* WORK INSTRUCTIONS:
The records that follow must be repeated exactly as they stand.

Start of Block

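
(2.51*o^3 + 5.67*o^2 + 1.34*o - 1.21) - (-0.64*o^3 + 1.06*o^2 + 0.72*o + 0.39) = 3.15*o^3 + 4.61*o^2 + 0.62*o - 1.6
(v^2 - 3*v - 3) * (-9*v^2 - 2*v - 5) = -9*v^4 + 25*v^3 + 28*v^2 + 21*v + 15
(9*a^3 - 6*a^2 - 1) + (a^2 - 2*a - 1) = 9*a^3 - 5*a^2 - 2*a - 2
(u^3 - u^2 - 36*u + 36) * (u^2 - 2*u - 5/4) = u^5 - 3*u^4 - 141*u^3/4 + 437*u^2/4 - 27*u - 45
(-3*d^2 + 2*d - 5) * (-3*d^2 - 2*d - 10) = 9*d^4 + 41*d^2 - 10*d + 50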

End of Block

* ANSWER BOX:
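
(2.51*o^3 + 5.67*o^2 + 1.34*o - 1.21) - (-0.64*o^3 + 1.06*o^2 + 0.72*o + 0.39) = 3.15*o^3 + 4.61*o^2 + 0.62*o - 1.6
(v^2 - 3*v - 3) * (-9*v^2 - 2*v - 5) = -9*v^4 + 25*v^3 + 28*v^2 + 21*v + 15
(9*a^3 - 6*a^2 - 1) + (a^2 - 2*a - 1) = 9*a^3 - 5*a^2 - 2*a - 2
(u^3 - u^2 - 36*u + 36) * (u^2 - 2*u - 5/4) = u^5 - 3*u^4 - 141*u^3/4 + 437*u^2/4 - 27*u - 45
(-3*d^2 + 2*d - 5) * (-3*d^2 - 2*d - 10) = 9*d^4 + 41*d^2 - 10*d + 50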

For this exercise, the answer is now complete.